Output every record precisely.

↓

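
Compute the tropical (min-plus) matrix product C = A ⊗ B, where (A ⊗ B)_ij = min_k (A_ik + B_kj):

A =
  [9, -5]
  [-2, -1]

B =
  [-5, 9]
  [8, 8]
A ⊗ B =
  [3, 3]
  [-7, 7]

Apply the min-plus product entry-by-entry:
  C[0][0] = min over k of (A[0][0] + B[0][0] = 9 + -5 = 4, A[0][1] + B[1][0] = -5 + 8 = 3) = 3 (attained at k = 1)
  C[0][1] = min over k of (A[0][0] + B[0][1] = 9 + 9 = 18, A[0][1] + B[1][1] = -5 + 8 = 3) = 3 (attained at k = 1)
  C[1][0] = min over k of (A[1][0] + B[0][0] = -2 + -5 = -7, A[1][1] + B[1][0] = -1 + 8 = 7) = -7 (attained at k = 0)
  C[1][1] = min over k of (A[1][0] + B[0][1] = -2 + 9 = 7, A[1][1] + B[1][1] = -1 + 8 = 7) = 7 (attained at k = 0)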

↑

The answer:
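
Compute the tropical (min-plus) matrix product C = A ⊗ B, where (A ⊗ B)_ij = min_k (A_ik + B_kj):

A =
  [9, -5]
  [-2, -1]

B =
  [-5, 9]
  [8, 8]
A ⊗ B =
  [3, 3]
  [-7, 7]

Apply the min-plus product entry-by-entry:
  C[0][0] = min over k of (A[0][0] + B[0][0] = 9 + -5 = 4, A[0][1] + B[1][0] = -5 + 8 = 3) = 3 (attained at k = 1)
  C[0][1] = min over k of (A[0][0] + B[0][1] = 9 + 9 = 18, A[0][1] + B[1][1] = -5 + 8 = 3) = 3 (attained at k = 1)
  C[1][0] = min over k of (A[1][0] + B[0][0] = -2 + -5 = -7, A[1][1] + B[1][0] = -1 + 8 = 7) = -7 (attained at k = 0)
  C[1][1] = min over k of (A[1][0] + B[0][1] = -2 + 9 = 7, A[1][1] + B[1][1] = -1 + 8 = 7) = 7 (attained at k = 0)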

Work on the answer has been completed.